Exercise requirements
Gather the lines below that include the string "following", copying each in full.

* * * * * * * * *

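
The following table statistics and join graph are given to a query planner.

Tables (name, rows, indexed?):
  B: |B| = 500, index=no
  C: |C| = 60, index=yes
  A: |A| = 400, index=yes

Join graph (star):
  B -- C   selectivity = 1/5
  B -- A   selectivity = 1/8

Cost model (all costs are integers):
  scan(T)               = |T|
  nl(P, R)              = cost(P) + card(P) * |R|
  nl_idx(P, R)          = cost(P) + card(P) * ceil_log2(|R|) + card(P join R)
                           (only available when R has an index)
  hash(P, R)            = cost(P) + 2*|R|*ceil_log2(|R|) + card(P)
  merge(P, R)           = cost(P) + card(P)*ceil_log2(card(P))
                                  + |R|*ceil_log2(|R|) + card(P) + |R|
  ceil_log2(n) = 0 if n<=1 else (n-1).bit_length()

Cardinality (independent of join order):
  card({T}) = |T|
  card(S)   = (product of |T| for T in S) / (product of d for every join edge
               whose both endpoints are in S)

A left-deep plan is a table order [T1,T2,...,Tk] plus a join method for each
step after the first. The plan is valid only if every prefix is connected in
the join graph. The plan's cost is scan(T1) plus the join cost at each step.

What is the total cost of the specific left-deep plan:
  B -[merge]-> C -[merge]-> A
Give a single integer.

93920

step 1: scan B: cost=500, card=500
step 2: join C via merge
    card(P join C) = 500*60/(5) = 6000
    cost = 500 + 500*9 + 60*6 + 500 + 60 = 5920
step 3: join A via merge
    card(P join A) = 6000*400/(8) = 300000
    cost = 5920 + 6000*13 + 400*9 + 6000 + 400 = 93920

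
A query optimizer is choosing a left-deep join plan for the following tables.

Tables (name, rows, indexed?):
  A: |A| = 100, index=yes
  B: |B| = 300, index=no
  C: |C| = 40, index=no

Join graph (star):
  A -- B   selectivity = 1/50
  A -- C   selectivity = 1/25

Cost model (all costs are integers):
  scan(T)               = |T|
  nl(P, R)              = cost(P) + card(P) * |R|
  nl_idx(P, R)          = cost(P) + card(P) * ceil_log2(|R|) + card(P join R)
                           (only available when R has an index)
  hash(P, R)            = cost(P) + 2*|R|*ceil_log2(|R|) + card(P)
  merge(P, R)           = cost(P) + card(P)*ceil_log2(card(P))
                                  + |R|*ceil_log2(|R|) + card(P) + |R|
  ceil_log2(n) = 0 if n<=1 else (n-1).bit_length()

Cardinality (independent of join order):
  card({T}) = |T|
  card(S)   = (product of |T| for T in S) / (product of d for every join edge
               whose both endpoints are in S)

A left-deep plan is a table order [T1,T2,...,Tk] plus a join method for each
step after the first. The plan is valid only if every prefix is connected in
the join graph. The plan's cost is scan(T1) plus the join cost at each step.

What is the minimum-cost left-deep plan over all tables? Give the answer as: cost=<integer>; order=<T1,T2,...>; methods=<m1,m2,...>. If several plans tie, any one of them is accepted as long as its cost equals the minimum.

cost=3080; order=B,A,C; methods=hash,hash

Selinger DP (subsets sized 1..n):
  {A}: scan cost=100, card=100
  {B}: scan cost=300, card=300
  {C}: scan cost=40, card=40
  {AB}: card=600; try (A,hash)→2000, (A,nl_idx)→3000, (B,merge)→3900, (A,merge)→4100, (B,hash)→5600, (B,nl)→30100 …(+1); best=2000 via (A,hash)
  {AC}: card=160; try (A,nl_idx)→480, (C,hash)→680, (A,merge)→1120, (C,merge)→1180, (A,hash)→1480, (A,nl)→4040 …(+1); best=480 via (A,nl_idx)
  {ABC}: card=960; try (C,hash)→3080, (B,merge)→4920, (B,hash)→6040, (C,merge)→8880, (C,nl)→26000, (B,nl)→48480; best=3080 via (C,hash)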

* * * * * * * * *

Output below
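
The following table statistics and join graph are given to a query planner.
A query optimizer is choosing a left-deep join plan for the following tables.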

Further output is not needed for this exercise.